_Collected data_

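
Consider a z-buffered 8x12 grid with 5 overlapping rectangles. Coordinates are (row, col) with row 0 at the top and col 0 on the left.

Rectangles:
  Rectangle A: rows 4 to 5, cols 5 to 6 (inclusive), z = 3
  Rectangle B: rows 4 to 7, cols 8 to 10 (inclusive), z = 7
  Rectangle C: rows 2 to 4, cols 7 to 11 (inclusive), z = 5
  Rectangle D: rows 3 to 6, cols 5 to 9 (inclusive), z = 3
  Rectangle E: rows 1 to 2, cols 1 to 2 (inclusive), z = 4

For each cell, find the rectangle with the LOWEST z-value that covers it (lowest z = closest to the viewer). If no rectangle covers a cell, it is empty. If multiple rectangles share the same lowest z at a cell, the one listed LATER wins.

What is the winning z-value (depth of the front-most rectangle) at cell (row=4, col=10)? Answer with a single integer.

Answer: 5

Derivation:
Check cell (4,10):
  A: rows 4-5 cols 5-6 -> outside (col miss)
  B: rows 4-7 cols 8-10 z=7 -> covers; best now B (z=7)
  C: rows 2-4 cols 7-11 z=5 -> covers; best now C (z=5)
  D: rows 3-6 cols 5-9 -> outside (col miss)
  E: rows 1-2 cols 1-2 -> outside (row miss)
Winner: C at z=5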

_YOUR INSTRUCTIONS_
All of the records above are to be printed again exactly as they appear.

_RESULT OF THE EXERCISE_
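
Consider a z-buffered 8x12 grid with 5 overlapping rectangles. Coordinates are (row, col) with row 0 at the top and col 0 on the left.

Rectangles:
  Rectangle A: rows 4 to 5, cols 5 to 6 (inclusive), z = 3
  Rectangle B: rows 4 to 7, cols 8 to 10 (inclusive), z = 7
  Rectangle C: rows 2 to 4, cols 7 to 11 (inclusive), z = 5
  Rectangle D: rows 3 to 6, cols 5 to 9 (inclusive), z = 3
  Rectangle E: rows 1 to 2, cols 1 to 2 (inclusive), z = 4

For each cell, find the rectangle with the LOWEST z-value that covers it (lowest z = closest to the viewer). If no rectangle covers a cell, it is empty. If multiple rectangles share the same lowest z at a cell, the one listed LATER wins.

What is the winning z-value (depth of the front-most rectangle) at cell (row=4, col=10)? Answer with a single integer.

Answer: 5

Derivation:
Check cell (4,10):
  A: rows 4-5 cols 5-6 -> outside (col miss)
  B: rows 4-7 cols 8-10 z=7 -> covers; best now B (z=7)
  C: rows 2-4 cols 7-11 z=5 -> covers; best now C (z=5)
  D: rows 3-6 cols 5-9 -> outside (col miss)
  E: rows 1-2 cols 1-2 -> outside (row miss)
Winner: C at z=5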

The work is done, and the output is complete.